Dataset entries:
▼

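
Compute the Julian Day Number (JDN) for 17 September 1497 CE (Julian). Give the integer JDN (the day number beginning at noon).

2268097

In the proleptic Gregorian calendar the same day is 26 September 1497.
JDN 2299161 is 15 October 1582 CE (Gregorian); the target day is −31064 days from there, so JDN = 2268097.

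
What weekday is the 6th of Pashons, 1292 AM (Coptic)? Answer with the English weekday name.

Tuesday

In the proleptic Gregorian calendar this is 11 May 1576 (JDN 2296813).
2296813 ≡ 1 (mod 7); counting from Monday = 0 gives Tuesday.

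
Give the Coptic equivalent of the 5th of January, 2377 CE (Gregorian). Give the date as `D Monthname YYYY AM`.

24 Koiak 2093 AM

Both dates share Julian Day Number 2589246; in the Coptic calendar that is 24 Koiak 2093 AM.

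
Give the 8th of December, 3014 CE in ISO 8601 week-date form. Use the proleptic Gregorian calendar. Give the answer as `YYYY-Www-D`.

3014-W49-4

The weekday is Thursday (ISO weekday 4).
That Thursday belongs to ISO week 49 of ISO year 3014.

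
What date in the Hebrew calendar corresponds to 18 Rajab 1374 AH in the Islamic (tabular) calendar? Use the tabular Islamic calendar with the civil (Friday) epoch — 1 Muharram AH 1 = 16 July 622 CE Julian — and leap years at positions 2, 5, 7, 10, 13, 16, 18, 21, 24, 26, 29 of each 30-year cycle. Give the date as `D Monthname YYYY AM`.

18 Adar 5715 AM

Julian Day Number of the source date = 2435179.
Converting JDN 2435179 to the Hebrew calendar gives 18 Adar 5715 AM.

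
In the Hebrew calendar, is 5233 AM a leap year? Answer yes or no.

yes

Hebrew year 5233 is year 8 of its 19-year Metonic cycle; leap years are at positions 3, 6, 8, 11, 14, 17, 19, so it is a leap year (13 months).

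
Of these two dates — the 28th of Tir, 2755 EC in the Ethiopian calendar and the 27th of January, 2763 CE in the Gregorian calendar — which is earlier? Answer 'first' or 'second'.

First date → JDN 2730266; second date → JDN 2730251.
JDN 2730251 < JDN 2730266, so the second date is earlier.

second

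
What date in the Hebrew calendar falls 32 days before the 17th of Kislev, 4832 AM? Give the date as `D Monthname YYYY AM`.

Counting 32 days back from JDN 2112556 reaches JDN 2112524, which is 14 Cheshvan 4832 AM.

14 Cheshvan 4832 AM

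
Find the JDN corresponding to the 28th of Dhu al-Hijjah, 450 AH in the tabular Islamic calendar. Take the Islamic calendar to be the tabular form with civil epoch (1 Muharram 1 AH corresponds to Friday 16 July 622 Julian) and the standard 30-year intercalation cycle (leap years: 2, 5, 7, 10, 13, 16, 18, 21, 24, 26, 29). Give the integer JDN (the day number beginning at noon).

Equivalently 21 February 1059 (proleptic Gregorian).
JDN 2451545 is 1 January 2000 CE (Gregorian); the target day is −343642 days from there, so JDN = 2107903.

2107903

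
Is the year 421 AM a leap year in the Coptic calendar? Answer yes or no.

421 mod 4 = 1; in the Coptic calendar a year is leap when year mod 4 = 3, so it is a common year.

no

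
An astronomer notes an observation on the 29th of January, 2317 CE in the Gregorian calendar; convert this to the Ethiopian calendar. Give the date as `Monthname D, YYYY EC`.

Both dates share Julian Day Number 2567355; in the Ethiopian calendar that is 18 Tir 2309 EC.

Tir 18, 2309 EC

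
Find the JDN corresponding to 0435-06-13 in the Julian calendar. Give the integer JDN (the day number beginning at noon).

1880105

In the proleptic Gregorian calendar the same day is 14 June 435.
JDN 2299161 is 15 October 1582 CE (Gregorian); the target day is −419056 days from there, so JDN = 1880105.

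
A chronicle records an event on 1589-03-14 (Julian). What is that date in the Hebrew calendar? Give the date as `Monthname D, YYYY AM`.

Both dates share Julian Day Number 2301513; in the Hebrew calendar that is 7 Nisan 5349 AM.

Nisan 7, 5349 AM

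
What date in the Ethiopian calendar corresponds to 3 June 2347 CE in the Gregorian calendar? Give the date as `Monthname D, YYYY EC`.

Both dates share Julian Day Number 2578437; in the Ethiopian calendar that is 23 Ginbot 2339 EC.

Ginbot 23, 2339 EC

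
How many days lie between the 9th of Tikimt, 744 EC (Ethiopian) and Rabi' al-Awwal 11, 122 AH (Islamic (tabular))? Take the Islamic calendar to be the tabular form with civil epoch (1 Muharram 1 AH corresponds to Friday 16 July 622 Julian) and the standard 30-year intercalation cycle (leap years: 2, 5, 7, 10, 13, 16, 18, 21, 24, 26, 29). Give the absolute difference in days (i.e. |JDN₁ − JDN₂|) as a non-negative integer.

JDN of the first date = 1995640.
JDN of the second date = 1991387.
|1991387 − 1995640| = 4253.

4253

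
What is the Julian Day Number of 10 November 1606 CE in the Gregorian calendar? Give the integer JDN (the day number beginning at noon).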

▲

**Activity**
A faithful retyping of every entry above is the task.

**Task output**
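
Compute the Julian Day Number (JDN) for 17 September 1497 CE (Julian). Give the integer JDN (the day number beginning at noon).

2268097

In the proleptic Gregorian calendar the same day is 26 September 1497.
JDN 2299161 is 15 October 1582 CE (Gregorian); the target day is −31064 days from there, so JDN = 2268097.

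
What weekday is the 6th of Pashons, 1292 AM (Coptic)? Answer with the English weekday name.

Tuesday

In the proleptic Gregorian calendar this is 11 May 1576 (JDN 2296813).
2296813 ≡ 1 (mod 7); counting from Monday = 0 gives Tuesday.

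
Give the Coptic equivalent of the 5th of January, 2377 CE (Gregorian). Give the date as `D Monthname YYYY AM`.

24 Koiak 2093 AM

Both dates share Julian Day Number 2589246; in the Coptic calendar that is 24 Koiak 2093 AM.

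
Give the 8th of December, 3014 CE in ISO 8601 week-date form. Use the proleptic Gregorian calendar. Give the answer as `YYYY-Www-D`.

3014-W49-4

The weekday is Thursday (ISO weekday 4).
That Thursday belongs to ISO week 49 of ISO year 3014.

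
What date in the Hebrew calendar corresponds to 18 Rajab 1374 AH in the Islamic (tabular) calendar? Use the tabular Islamic calendar with the civil (Friday) epoch — 1 Muharram AH 1 = 16 July 622 CE Julian — and leap years at positions 2, 5, 7, 10, 13, 16, 18, 21, 24, 26, 29 of each 30-year cycle. Give the date as `D Monthname YYYY AM`.

18 Adar 5715 AM

Julian Day Number of the source date = 2435179.
Converting JDN 2435179 to the Hebrew calendar gives 18 Adar 5715 AM.

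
In the Hebrew calendar, is 5233 AM a leap year? Answer yes or no.

yes

Hebrew year 5233 is year 8 of its 19-year Metonic cycle; leap years are at positions 3, 6, 8, 11, 14, 17, 19, so it is a leap year (13 months).

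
Of these two dates — the 28th of Tir, 2755 EC in the Ethiopian calendar and the 27th of January, 2763 CE in the Gregorian calendar — which is earlier? Answer 'first' or 'second'.

First date → JDN 2730266; second date → JDN 2730251.
JDN 2730251 < JDN 2730266, so the second date is earlier.

second

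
What date in the Hebrew calendar falls 32 days before the 17th of Kislev, 4832 AM? Give the date as `D Monthname YYYY AM`.

Counting 32 days back from JDN 2112556 reaches JDN 2112524, which is 14 Cheshvan 4832 AM.

14 Cheshvan 4832 AM

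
Find the JDN corresponding to the 28th of Dhu al-Hijjah, 450 AH in the tabular Islamic calendar. Take the Islamic calendar to be the tabular form with civil epoch (1 Muharram 1 AH corresponds to Friday 16 July 622 Julian) and the standard 30-year intercalation cycle (leap years: 2, 5, 7, 10, 13, 16, 18, 21, 24, 26, 29). Give the integer JDN (the day number beginning at noon).

Equivalently 21 February 1059 (proleptic Gregorian).
JDN 2451545 is 1 January 2000 CE (Gregorian); the target day is −343642 days from there, so JDN = 2107903.

2107903

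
Is the year 421 AM a leap year in the Coptic calendar? Answer yes or no.

421 mod 4 = 1; in the Coptic calendar a year is leap when year mod 4 = 3, so it is a common year.

no

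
An astronomer notes an observation on the 29th of January, 2317 CE in the Gregorian calendar; convert this to the Ethiopian calendar. Give the date as `Monthname D, YYYY EC`.

Both dates share Julian Day Number 2567355; in the Ethiopian calendar that is 18 Tir 2309 EC.

Tir 18, 2309 EC

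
Find the JDN corresponding to 0435-06-13 in the Julian calendar. Give the integer JDN (the day number beginning at noon).

1880105

In the proleptic Gregorian calendar the same day is 14 June 435.
JDN 2299161 is 15 October 1582 CE (Gregorian); the target day is −419056 days from there, so JDN = 1880105.

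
A chronicle records an event on 1589-03-14 (Julian). What is that date in the Hebrew calendar? Give the date as `Monthname D, YYYY AM`.

Both dates share Julian Day Number 2301513; in the Hebrew calendar that is 7 Nisan 5349 AM.

Nisan 7, 5349 AM

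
What date in the Ethiopian calendar corresponds to 3 June 2347 CE in the Gregorian calendar? Give the date as `Monthname D, YYYY EC`.

Both dates share Julian Day Number 2578437; in the Ethiopian calendar that is 23 Ginbot 2339 EC.

Ginbot 23, 2339 EC

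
How many days lie between the 9th of Tikimt, 744 EC (Ethiopian) and Rabi' al-Awwal 11, 122 AH (Islamic (tabular))? Take the Islamic calendar to be the tabular form with civil epoch (1 Muharram 1 AH corresponds to Friday 16 July 622 Julian) and the standard 30-year intercalation cycle (leap years: 2, 5, 7, 10, 13, 16, 18, 21, 24, 26, 29). Give the absolute difference in days (i.e. |JDN₁ − JDN₂|) as a non-negative integer.

JDN of the first date = 1995640.
JDN of the second date = 1991387.
|1991387 − 1995640| = 4253.

4253

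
What is the Julian Day Number of 10 November 1606 CE in the Gregorian calendar? Give the integer JDN (the day number beginning at noon).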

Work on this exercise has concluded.